*What to do*. Copy out only those lines running from the line with "Drug X (t½ = 36" to the end of the listing, keeping each one exactly as it is.

*Dataset entries*.
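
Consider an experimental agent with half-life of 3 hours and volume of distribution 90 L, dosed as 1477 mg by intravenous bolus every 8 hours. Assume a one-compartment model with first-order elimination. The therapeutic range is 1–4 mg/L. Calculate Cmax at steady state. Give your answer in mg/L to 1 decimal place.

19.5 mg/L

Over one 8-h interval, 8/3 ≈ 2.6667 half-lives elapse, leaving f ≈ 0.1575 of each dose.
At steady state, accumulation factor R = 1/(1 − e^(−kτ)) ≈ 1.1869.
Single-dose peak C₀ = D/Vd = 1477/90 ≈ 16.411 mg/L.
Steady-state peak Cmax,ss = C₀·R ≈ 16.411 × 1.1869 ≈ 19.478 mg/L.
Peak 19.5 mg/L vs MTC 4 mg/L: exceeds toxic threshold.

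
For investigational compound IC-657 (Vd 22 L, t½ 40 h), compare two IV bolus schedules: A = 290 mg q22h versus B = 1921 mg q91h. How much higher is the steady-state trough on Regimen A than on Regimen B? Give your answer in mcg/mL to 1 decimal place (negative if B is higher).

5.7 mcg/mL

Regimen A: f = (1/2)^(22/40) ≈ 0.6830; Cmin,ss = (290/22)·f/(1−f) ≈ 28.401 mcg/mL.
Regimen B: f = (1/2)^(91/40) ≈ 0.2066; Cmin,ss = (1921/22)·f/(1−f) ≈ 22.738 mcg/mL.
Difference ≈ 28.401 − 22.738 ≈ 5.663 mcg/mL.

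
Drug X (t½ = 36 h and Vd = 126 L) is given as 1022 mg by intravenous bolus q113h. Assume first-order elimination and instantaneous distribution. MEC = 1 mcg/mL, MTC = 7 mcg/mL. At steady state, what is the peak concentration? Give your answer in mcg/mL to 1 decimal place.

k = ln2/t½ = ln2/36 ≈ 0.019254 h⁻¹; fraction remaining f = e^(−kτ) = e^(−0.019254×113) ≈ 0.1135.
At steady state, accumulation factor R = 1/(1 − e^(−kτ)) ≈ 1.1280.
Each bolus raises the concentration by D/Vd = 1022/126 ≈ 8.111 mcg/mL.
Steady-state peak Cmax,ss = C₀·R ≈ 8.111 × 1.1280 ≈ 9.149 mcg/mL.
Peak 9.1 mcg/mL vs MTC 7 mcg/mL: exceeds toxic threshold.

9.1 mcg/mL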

*Reply*.
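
Drug X (t½ = 36 h and Vd = 126 L) is given as 1022 mg by intravenous bolus q113h. Assume first-order elimination and instantaneous distribution. MEC = 1 mcg/mL, MTC = 7 mcg/mL. At steady state, what is the peak concentration? Give your answer in mcg/mL to 1 decimal place.

k = ln2/t½ = ln2/36 ≈ 0.019254 h⁻¹; fraction remaining f = e^(−kτ) = e^(−0.019254×113) ≈ 0.1135.
At steady state, accumulation factor R = 1/(1 − e^(−kτ)) ≈ 1.1280.
Each bolus raises the concentration by D/Vd = 1022/126 ≈ 8.111 mcg/mL.
Steady-state peak Cmax,ss = C₀·R ≈ 8.111 × 1.1280 ≈ 9.149 mcg/mL.
Peak 9.1 mcg/mL vs MTC 7 mcg/mL: exceeds toxic threshold.

9.1 mcg/mL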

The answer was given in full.